■ **Aim of the task**: In full and without alteration, print the entries.

■ **The data**:
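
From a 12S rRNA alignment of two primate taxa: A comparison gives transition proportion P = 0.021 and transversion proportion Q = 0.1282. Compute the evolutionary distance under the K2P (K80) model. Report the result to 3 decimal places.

0.167

Under the Kimura two-parameter model, d = −½ ln(1 − 2P − Q) − ¼ ln(1 − 2Q).
1 − 2P − Q = 0.8298, giving −½ ln(0.8298) = 0.093285.
1 − 2Q = 0.7436, giving −¼ ln(0.7436) = 0.074063.
d = 0.093285 + 0.074063 = 0.167348.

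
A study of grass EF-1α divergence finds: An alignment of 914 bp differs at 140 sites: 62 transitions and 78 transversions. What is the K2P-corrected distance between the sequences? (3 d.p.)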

■ **Reply**:
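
From a 12S rRNA alignment of two primate taxa: A comparison gives transition proportion P = 0.021 and transversion proportion Q = 0.1282. Compute the evolutionary distance under the K2P (K80) model. Report the result to 3 decimal places.

0.167

Under the Kimura two-parameter model, d = −½ ln(1 − 2P − Q) − ¼ ln(1 − 2Q).
1 − 2P − Q = 0.8298, giving −½ ln(0.8298) = 0.093285.
1 − 2Q = 0.7436, giving −¼ ln(0.7436) = 0.074063.
d = 0.093285 + 0.074063 = 0.167348.

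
A study of grass EF-1α divergence finds: An alignment of 914 bp differs at 140 sites: 62 transitions and 78 transversions. What is the K2P-corrected distance between the sequences? (3 d.p.)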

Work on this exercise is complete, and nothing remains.